**YOUR OBJECTIVE**
Repeat each entry in the data, exactly.

**SUPPLIED MATERIAL**
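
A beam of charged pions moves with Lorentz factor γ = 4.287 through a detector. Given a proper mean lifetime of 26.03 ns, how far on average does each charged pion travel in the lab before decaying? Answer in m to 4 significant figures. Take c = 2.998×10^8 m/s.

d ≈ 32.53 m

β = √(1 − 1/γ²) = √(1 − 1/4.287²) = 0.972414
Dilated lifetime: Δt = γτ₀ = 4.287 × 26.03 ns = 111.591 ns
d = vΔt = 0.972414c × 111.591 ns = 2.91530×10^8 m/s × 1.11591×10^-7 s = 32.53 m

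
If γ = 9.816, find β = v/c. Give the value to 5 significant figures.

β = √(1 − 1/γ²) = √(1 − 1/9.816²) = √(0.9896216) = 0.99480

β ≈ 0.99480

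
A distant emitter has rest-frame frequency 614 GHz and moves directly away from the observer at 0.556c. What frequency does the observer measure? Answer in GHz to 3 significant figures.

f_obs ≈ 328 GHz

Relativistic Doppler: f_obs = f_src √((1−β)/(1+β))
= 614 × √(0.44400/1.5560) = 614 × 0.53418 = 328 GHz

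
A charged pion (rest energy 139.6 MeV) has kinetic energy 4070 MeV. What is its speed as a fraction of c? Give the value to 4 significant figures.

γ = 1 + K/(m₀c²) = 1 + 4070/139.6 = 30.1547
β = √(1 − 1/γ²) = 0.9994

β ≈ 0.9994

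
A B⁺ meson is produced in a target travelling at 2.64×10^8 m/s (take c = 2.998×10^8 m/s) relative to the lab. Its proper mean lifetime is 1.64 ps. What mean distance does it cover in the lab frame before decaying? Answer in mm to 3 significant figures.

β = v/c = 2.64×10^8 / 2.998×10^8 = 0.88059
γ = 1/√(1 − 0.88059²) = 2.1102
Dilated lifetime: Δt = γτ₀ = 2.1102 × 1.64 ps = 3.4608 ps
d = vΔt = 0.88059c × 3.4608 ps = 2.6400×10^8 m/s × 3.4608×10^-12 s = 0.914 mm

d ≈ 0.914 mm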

**EXERCISE SOLUTION**
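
A beam of charged pions moves with Lorentz factor γ = 4.287 through a detector. Given a proper mean lifetime of 26.03 ns, how far on average does each charged pion travel in the lab before decaying? Answer in m to 4 significant figures. Take c = 2.998×10^8 m/s.

d ≈ 32.53 m

β = √(1 − 1/γ²) = √(1 − 1/4.287²) = 0.972414
Dilated lifetime: Δt = γτ₀ = 4.287 × 26.03 ns = 111.591 ns
d = vΔt = 0.972414c × 111.591 ns = 2.91530×10^8 m/s × 1.11591×10^-7 s = 32.53 m

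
If γ = 9.816, find β = v/c. Give the value to 5 significant figures.

β = √(1 − 1/γ²) = √(1 − 1/9.816²) = √(0.9896216) = 0.99480

β ≈ 0.99480

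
A distant emitter has rest-frame frequency 614 GHz and moves directly away from the observer at 0.556c. What frequency does the observer measure? Answer in GHz to 3 significant figures.

f_obs ≈ 328 GHz

Relativistic Doppler: f_obs = f_src √((1−β)/(1+β))
= 614 × √(0.44400/1.5560) = 614 × 0.53418 = 328 GHz

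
A charged pion (rest energy 139.6 MeV) has kinetic energy 4070 MeV. What is its speed as a fraction of c? Give the value to 4 significant figures.

γ = 1 + K/(m₀c²) = 1 + 4070/139.6 = 30.1547
β = √(1 − 1/γ²) = 0.9994

β ≈ 0.9994

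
A B⁺ meson is produced in a target travelling at 2.64×10^8 m/s (take c = 2.998×10^8 m/s) relative to the lab. Its proper mean lifetime is 1.64 ps. What mean distance does it cover in the lab frame before decaying? Answer in mm to 3 significant figures.

β = v/c = 2.64×10^8 / 2.998×10^8 = 0.88059
γ = 1/√(1 − 0.88059²) = 2.1102
Dilated lifetime: Δt = γτ₀ = 2.1102 × 1.64 ps = 3.4608 ps
d = vΔt = 0.88059c × 3.4608 ps = 2.6400×10^8 m/s × 3.4608×10^-12 s = 0.914 mm

d ≈ 0.914 mm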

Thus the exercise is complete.